Data records section start

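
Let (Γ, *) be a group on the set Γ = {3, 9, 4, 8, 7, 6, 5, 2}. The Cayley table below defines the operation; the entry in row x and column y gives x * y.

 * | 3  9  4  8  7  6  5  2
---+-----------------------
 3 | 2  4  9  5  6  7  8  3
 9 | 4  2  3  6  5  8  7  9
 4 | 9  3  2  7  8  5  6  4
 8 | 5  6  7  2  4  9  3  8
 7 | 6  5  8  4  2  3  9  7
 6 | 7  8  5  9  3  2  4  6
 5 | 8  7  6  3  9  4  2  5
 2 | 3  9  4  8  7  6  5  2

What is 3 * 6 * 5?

9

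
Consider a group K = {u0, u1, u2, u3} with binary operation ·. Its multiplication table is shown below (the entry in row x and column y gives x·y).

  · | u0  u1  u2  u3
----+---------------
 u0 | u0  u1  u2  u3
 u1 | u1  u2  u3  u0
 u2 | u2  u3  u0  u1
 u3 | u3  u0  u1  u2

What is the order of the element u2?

The identity element is u0 (its row matches the header).
u2^1 = u2
u2^2 = u2·u2 = u0
The first power of u2 equal to the identity is u2^2, so ord(u2) = 2.

2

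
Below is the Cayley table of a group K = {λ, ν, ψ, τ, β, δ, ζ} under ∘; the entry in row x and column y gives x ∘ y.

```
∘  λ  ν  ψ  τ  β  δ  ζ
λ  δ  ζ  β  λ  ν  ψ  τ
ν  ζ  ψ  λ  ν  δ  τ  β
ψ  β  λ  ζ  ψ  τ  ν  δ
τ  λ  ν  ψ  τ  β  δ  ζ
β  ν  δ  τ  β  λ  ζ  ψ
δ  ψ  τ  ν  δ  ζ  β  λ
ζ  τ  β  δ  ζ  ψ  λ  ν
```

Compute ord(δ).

7

The identity element is τ (its row matches the header).
δ^1 = δ
δ^2 = δ ∘ δ = β
δ^3 = β ∘ δ = ζ
δ^4 = ζ ∘ δ = λ
δ^5 = λ ∘ δ = ψ
δ^6 = ψ ∘ δ = ν
δ^7 = ν ∘ δ = τ
The first power of δ equal to the identity is δ^7, so ord(δ) = 7.
(Structurally, K here is isomorphic to the cyclic group Z_7.)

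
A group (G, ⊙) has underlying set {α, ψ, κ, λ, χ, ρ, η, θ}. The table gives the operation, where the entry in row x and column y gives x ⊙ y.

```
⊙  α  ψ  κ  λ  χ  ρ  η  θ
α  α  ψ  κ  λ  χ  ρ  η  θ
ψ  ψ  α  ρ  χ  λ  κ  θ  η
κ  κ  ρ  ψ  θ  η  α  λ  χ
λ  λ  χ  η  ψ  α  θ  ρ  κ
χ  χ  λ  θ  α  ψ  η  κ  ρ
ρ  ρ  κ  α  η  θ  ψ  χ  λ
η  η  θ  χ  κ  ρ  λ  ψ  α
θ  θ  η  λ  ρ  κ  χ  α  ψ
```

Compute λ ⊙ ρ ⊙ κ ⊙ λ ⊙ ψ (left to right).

λ ⊙ ρ = θ
θ ⊙ κ = λ
λ ⊙ λ = ψ
ψ ⊙ ψ = α

α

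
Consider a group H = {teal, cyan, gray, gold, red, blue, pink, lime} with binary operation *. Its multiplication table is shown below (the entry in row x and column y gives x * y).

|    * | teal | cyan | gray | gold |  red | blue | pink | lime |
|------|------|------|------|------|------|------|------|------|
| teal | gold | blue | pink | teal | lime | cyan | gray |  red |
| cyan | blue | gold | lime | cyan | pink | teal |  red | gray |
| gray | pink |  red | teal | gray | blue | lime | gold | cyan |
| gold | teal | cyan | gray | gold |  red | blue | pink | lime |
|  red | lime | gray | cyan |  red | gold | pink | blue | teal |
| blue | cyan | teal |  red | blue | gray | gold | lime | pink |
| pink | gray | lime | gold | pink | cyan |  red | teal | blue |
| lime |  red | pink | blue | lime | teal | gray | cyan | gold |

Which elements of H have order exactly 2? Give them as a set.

{blue, cyan, lime, red, teal}

Identity is gold. Compute the order of each non-identity element by repeated multiplication:
  teal: teal → gold  (order 2)
  cyan: cyan → gold  (order 2)
  gray: gray → teal → pink → gold  (order 4)
  red: red → gold  (order 2)
  blue: blue → gold  (order 2)
  pink: pink → teal → gray → gold  (order 4)
  lime: lime → gold  (order 2)
Elements of order 2: {blue, cyan, lime, red, teal}.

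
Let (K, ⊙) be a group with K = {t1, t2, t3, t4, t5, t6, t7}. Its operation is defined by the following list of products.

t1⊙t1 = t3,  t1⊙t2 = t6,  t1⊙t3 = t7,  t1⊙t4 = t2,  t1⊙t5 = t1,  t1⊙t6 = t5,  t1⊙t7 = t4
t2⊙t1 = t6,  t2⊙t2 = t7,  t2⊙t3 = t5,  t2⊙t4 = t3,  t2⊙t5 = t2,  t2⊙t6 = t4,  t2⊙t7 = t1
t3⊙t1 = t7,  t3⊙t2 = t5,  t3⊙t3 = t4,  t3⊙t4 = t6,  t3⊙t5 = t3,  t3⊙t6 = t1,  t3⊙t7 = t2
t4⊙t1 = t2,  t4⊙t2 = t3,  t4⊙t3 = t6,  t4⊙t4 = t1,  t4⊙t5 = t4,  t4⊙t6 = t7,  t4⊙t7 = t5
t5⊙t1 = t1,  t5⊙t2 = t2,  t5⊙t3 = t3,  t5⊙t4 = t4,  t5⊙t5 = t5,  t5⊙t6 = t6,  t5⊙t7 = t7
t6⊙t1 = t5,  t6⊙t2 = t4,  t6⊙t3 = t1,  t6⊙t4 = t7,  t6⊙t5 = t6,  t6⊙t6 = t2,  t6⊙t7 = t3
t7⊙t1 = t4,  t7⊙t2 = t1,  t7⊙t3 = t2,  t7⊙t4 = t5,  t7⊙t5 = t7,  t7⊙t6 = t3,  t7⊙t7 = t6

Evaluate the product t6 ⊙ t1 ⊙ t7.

t6 ⊙ t1 = t5
t5 ⊙ t7 = t7

t7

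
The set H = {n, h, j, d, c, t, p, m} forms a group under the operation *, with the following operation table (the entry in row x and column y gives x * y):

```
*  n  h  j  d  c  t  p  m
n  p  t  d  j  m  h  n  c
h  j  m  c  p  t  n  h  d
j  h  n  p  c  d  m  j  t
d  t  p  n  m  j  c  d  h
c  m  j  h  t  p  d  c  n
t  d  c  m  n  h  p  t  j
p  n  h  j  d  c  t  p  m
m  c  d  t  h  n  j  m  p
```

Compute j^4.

j^1 = j
j^2 = j * j = p
j^3 = p * j = j
j^4 = j * j = p

p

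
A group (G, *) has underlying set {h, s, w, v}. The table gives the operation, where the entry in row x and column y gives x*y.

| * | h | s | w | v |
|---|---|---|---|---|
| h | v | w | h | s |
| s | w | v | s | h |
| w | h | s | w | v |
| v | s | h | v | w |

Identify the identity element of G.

The identity e satisfies e*x = x for all x, so its row in the table reproduces the column headers.
Row w reads: h, s, w, v — exactly the header order. So w is the identity.

w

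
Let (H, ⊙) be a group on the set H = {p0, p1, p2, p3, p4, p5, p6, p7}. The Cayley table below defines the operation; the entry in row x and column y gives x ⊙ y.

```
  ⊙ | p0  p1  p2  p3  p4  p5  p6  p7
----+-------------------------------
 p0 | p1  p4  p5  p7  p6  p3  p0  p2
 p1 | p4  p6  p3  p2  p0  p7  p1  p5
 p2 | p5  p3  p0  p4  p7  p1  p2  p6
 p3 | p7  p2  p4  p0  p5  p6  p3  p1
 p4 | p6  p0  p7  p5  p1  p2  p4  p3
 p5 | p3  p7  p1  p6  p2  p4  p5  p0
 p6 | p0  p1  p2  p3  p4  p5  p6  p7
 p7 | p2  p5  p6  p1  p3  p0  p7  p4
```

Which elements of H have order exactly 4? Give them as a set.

{p0, p4}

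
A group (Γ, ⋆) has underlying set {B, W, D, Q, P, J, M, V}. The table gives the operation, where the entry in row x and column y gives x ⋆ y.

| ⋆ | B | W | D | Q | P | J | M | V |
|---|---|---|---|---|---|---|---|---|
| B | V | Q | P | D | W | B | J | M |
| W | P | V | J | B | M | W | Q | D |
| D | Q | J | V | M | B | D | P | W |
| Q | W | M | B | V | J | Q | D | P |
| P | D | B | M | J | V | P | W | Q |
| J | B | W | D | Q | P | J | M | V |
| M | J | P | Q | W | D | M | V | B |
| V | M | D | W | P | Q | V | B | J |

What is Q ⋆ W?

M

Read row Q, column W: Q ⋆ W = M.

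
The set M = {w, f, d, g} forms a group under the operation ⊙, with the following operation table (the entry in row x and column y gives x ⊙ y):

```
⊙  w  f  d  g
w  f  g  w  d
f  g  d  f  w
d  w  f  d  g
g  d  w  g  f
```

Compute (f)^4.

f^1 = f
f^2 = f ⊙ f = d
f^3 = d ⊙ f = f
f^4 = f ⊙ f = d

d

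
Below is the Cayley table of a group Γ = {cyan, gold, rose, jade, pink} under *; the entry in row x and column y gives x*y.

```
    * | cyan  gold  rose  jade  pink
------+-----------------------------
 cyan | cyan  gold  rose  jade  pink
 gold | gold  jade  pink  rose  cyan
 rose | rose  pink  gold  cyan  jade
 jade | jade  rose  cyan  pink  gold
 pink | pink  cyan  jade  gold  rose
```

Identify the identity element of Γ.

The identity e satisfies e*x = x for all x, so its row in the table reproduces the column headers.
Row cyan reads: cyan, gold, rose, jade, pink — exactly the header order. So cyan is the identity.

cyan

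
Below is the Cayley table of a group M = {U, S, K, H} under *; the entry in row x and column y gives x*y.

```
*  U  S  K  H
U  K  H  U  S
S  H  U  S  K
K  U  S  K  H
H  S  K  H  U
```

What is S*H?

Read row S, column H: S*H = K.

K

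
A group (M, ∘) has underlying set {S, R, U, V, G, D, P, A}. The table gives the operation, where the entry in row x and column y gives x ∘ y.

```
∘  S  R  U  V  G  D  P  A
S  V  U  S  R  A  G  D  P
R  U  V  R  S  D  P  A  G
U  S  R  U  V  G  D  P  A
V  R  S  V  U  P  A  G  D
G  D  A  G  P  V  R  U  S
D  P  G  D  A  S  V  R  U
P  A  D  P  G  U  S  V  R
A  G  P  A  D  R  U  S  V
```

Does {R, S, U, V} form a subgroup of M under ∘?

{R, S, U, V} contains the identity U.
Checking products: every product of two elements of {R, S, U, V} (read from the table) lies in {R, S, U, V}, so the set is closed.
In a finite group, a nonempty closed subset is a subgroup. So {R, S, U, V} ≤ M.

Yes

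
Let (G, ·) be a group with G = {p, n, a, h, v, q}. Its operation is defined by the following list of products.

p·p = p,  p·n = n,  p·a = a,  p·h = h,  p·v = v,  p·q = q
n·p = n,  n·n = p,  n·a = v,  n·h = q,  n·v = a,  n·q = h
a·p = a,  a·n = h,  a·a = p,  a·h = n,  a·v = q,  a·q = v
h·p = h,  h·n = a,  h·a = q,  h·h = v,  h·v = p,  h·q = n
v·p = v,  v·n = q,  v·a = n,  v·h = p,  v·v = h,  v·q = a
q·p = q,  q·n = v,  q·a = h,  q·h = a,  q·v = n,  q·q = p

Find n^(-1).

First locate the identity: row p matches the header, so p is the identity.
Scan row n for p: n·n = p. Hence n^(-1) = n.
(Structurally, G here is isomorphic to the symmetric group S_3.)

n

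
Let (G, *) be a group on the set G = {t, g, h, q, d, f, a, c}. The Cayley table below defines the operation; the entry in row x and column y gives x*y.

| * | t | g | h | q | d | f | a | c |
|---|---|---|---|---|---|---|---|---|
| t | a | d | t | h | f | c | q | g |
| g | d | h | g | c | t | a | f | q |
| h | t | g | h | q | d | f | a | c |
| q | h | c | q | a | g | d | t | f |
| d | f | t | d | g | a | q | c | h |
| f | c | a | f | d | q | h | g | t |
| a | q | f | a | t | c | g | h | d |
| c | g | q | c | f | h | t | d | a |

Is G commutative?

Yes

Check whether the table is symmetric across its main diagonal.
Every entry (row x, col y) equals the entry (row y, col x), so G is abelian.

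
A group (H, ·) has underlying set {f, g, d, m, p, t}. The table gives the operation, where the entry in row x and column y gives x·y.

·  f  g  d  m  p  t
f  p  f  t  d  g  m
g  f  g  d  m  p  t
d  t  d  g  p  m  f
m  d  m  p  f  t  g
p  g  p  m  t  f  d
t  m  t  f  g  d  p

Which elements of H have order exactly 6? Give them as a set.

{m, t}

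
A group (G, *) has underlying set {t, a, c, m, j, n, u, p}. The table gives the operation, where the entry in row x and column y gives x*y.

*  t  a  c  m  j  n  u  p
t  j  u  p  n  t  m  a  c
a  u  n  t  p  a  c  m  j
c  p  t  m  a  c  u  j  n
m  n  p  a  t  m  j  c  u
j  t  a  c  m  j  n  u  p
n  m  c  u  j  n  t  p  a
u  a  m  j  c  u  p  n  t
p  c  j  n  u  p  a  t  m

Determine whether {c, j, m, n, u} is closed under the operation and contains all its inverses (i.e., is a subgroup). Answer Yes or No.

No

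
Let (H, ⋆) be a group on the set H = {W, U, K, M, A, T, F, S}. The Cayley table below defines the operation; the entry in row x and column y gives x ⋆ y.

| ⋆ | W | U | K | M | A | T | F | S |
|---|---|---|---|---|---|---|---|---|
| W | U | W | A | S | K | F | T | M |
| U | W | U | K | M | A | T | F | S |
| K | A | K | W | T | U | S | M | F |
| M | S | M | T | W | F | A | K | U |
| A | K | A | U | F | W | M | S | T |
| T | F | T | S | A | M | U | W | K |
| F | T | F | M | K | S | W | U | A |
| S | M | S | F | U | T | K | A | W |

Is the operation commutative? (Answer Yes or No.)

Yes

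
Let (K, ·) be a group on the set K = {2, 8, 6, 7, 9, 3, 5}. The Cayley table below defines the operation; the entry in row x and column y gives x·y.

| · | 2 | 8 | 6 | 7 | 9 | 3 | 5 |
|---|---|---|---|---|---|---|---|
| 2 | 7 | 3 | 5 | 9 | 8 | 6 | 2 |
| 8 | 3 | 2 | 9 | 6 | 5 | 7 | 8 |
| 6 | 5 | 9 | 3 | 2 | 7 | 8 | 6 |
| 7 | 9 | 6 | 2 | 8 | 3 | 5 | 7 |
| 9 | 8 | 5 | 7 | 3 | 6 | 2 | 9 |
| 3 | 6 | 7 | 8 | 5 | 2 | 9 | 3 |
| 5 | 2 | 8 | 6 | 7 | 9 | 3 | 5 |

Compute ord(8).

The identity element is 5 (its row matches the header).
8^1 = 8
8^2 = 8·8 = 2
8^3 = 2·8 = 3
8^4 = 3·8 = 7
8^5 = 7·8 = 6
8^6 = 6·8 = 9
8^7 = 9·8 = 5
The first power of 8 equal to the identity is 8^7, so ord(8) = 7.

7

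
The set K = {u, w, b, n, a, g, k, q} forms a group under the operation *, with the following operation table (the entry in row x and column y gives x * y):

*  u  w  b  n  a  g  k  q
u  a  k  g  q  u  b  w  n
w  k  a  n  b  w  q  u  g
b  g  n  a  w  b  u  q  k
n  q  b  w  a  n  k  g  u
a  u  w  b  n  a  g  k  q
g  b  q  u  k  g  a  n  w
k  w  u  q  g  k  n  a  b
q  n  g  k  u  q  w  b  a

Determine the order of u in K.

The identity element is a (its row matches the header).
u^1 = u
u^2 = u * u = a
The first power of u equal to the identity is u^2, so ord(u) = 2.

2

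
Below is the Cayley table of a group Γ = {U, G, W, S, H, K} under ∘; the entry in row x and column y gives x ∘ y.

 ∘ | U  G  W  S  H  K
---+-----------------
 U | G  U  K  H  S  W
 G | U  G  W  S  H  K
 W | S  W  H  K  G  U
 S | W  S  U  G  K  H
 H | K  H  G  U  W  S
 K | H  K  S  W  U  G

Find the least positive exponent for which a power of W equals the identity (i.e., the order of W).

3

The identity element is G (its row matches the header).
W^1 = W
W^2 = W ∘ W = H
W^3 = H ∘ W = G
The first power of W equal to the identity is W^3, so ord(W) = 3.
(Structurally, Γ here is isomorphic to the symmetric group S_3.)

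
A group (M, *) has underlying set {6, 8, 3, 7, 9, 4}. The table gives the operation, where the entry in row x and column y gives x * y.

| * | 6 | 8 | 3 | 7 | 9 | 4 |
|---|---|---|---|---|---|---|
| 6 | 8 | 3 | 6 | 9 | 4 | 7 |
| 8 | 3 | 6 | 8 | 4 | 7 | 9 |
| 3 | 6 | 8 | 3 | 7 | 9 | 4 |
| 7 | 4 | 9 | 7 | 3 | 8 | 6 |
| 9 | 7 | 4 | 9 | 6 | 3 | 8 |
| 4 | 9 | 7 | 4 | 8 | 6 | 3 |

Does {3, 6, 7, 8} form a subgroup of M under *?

6 * 7 = 9, which is not in {3, 6, 7, 8}.
The subset is not closed under *, so it is not a subgroup.

No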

Data records section end

Search the entries above for the word "defined", and copy every line where it occurs.

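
Let (K, ⊙) be a group with K = {t1, t2, t3, t4, t5, t6, t7}. Its operation is defined by the following list of products.
Let (G, ·) be a group with G = {p, n, a, h, v, q}. Its operation is defined by the following list of products.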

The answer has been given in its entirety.